» **What to work on**: Using the records below, write out the line with "A flat circular coil of 148" and each line after it through the final one, exactly, and only those.

» **Records provided**:

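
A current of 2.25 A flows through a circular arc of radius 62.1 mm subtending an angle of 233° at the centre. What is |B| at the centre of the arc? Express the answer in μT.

B ≈ 14.7 μT

The Biot–Savart field of a circular arc at its centre is B = μ₀Iφ/(4πR), with φ = 4.067 rad.
B = (4π×10⁻⁷ × 2.25 × 4.067) / (4π × 0.0621) = 1.47×10⁻⁵ T.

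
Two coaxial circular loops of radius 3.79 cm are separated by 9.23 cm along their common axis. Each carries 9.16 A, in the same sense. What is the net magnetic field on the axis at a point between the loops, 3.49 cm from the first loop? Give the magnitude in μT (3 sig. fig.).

Each loop contributes B = μ₀IR²/[2(R²+z²)^(3/2)] on the axis, with z measured from that loop.
Loop 1 (z = 0.0349 m): B₁ = 6.05×10⁻⁵ T. Loop 2 (z = 0.0574 m): B₂ = 2.54×10⁻⁵ T.
The fields add: B = B₁ + B₂ = 8.59×10⁻⁵ T.

B ≈ 85.9 μT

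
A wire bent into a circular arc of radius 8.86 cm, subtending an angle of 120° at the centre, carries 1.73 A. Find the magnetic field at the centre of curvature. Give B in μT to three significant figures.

B ≈ 4.09 μT

The Biot–Savart field of a circular arc at its centre is B = μ₀Iφ/(4πR), with φ = 2.094 rad.
B = (4π×10⁻⁷ × 1.73 × 2.094) / (4π × 0.0886) = 4.09×10⁻⁶ T.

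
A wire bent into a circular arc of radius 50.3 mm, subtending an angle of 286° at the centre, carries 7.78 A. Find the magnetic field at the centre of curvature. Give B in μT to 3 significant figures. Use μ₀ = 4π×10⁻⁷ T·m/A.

The Biot–Savart field of a circular arc at its centre is B = μ₀Iφ/(4πR), with φ = 4.992 rad.
B = (4π×10⁻⁷ × 7.78 × 4.992) / (4π × 0.0503) = 7.72×10⁻⁵ T.

B ≈ 77.2 μT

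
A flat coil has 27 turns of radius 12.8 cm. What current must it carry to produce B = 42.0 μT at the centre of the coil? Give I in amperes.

For an N-turn coil, B = Nμ₀I/(2R) with R = 0.128 m, so I = 2RB/(Nμ₀) = 2 × 0.128 × 4.20×10⁻⁵ / (27 × 4π×10⁻⁷) = 0.317 A.

I ≈ 0.317 A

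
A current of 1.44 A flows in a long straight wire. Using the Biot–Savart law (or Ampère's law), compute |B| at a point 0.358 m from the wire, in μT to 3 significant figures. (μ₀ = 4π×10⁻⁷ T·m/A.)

For an infinitely long straight wire, B = μ₀I/(2πd).
B = (4π×10⁻⁷ × 1.44) / (2π × 0.358) = 8.04×10⁻⁷ T.

B ≈ 0.804 μT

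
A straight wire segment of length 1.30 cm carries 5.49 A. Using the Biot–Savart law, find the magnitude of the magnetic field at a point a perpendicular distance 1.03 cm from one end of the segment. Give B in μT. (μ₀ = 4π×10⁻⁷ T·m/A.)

For a finite straight segment, B = (μ₀I/4πd)(sinθ₁ + sinθ₂), where θ₁, θ₂ are the angles from the perpendicular to each end.
The perpendicular foot is at one end, so the two end-offsets along the wire are 0 and L = 0.013 m.
sinθ₁ = 0/√(0²+0.0103²) = 0.0000; sinθ₂ = 0.013/√(0.013²+0.0103²) = 0.7838.
B = (4π×10⁻⁷ × 5.49) / (4π × 0.0103) × (0.0000 + 0.7838) = 4.18×10⁻⁵ T.

B ≈ 41.8 μT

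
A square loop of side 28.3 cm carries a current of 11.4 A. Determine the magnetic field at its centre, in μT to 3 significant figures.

Each side is a finite straight segment at perpendicular distance d = a/(2 tan(π/4)) = 0.1415 m from the centre, with end-angles ±π/4.
One side contributes B₁ = (μ₀I/4πd)·2 sin(π/4) = 1.14×10⁻⁵ T.
All 4 sides add in the same direction: B = 4 × 1.14×10⁻⁵ = 4.56×10⁻⁵ T.

B ≈ 45.6 μT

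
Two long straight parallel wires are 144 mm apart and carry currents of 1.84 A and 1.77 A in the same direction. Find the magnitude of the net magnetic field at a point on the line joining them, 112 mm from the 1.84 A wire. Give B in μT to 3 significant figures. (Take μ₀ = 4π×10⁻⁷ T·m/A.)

Each long wire gives B = μ₀I/(2πd). Distances are d₁ = 0.112 m and d₂ = 0.032 m.
B₁ = 3.29×10⁻⁶ T, B₂ = 1.11×10⁻⁵ T.
Between parallel currents the two contributions point in opposite directions, so they subtract. B = |B₁ − B₂| = |3.29×10⁻⁶ − 1.11×10⁻⁵| = 7.78×10⁻⁶ T.

B ≈ 7.78 μT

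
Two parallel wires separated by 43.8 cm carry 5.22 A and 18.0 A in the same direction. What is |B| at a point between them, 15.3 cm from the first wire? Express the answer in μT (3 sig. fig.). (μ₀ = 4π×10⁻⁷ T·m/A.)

Each long wire gives B = μ₀I/(2πd). Distances are d₁ = 0.153 m and d₂ = 0.285 m.
B₁ = 6.82×10⁻⁶ T, B₂ = 1.26×10⁻⁵ T.
Between parallel currents the two contributions point in opposite directions, so they subtract. B = |B₁ − B₂| = |6.82×10⁻⁶ − 1.26×10⁻⁵| = 5.81×10⁻⁶ T.

B ≈ 5.81 μT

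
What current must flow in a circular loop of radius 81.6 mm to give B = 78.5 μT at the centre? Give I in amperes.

I ≈ 10.2 A

At the centre of a circular loop B = μ₀I/(2R), so I = 2RB/μ₀.
With R = 0.0816 m, I = 2 × 0.0816 × 7.85×10⁻⁵ / (4π×10⁻⁷) = 10.2 A.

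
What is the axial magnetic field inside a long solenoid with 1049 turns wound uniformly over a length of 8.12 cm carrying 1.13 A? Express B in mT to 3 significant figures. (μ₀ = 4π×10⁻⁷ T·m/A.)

Inside a long solenoid, B = μ₀nI with n = 1.292×10⁴ turns/m.
B = 4π×10⁻⁷ × 1.292×10⁴ × 1.13 = 1.83×10⁻² T.

B ≈ 18.3 mT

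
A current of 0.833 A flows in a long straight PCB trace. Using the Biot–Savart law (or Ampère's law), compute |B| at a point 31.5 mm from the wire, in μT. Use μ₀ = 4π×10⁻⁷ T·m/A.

B ≈ 5.29 μT

For an infinitely long straight wire, B = μ₀I/(2πd).
B = (4π×10⁻⁷ × 0.833) / (2π × 0.0315) = 5.29×10⁻⁶ T.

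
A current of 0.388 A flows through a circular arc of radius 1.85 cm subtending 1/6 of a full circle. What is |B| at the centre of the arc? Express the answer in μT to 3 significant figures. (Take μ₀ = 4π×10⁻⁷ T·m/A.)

B ≈ 2.20 μT

The Biot–Savart field of a circular arc at its centre is B = μ₀Iφ/(4πR), with φ = 1.047 rad.
B = (4π×10⁻⁷ × 0.388 × 1.047) / (4π × 0.0185) = 2.20×10⁻⁶ T.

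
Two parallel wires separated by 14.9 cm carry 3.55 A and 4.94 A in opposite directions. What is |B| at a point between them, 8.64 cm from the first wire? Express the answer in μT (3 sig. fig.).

B ≈ 24.0 μT

Each long wire gives B = μ₀I/(2πd). Distances are d₁ = 0.0864 m and d₂ = 0.0626 m.
B₁ = 8.22×10⁻⁶ T, B₂ = 1.58×10⁻⁵ T.
Between antiparallel currents both contributions point the same way, so they add. B = B₁ + B₂ = 8.22×10⁻⁶ + 1.58×10⁻⁵ = 2.40×10⁻⁵ T.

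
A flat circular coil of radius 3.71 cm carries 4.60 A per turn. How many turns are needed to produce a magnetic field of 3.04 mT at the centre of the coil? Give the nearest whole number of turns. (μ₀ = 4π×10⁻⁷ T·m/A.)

N = 39

For an N-turn coil, B = Nμ₀I/(2R). A single turn gives B₁ = 7.79×10⁻⁵ T with R = 0.0371 m.
N = B/B₁ = 3.04×10⁻³ / 7.79×10⁻⁵ = 39.02.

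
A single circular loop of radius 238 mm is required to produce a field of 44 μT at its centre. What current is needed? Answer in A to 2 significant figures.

At the centre of a circular loop B = μ₀I/(2R), so I = 2RB/μ₀.
With R = 0.238 m, I = 2 × 0.238 × 4.40×10⁻⁵ / (4π×10⁻⁷) = 16.7 A.

I ≈ 17 A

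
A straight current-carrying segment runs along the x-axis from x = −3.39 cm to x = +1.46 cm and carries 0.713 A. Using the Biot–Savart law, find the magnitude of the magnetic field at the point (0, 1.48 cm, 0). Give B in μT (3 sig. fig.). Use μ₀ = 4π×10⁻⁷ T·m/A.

For a finite straight segment, B = (μ₀I/4πd)(sinθ₁ + sinθ₂), where θ₁, θ₂ are the angles from the perpendicular to each end.
The perpendicular distance is d = 0.0148 m; the end-offsets along the wire are a = 0.0339 m and b = 0.0146 m.
sinθ₁ = 0.0339/√(0.0339²+0.0148²) = 0.9165; sinθ₂ = 0.0146/√(0.0146²+0.0148²) = 0.7023.
B = (4π×10⁻⁷ × 0.713) / (4π × 0.0148) × (0.9165 + 0.7023) = 7.80×10⁻⁶ T.

B ≈ 7.80 μT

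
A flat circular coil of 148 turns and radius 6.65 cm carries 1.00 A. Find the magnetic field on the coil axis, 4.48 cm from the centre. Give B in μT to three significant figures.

For an N-turn flat coil, B = Nμ₀IR²/[2(R²+z²)^(3/2)] with R = 0.0665 m, z = 0.0448 m.
B = 148 × 5.39×10⁻⁶ T = 7.98×10⁻⁴ T.

B ≈ 798 μT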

» **Task answer**:
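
A flat circular coil of 148 turns and radius 6.65 cm carries 1.00 A. Find the magnetic field on the coil axis, 4.48 cm from the centre. Give B in μT to three significant figures.

For an N-turn flat coil, B = Nμ₀IR²/[2(R²+z²)^(3/2)] with R = 0.0665 m, z = 0.0448 m.
B = 148 × 5.39×10⁻⁶ T = 7.98×10⁻⁴ T.

B ≈ 798 μT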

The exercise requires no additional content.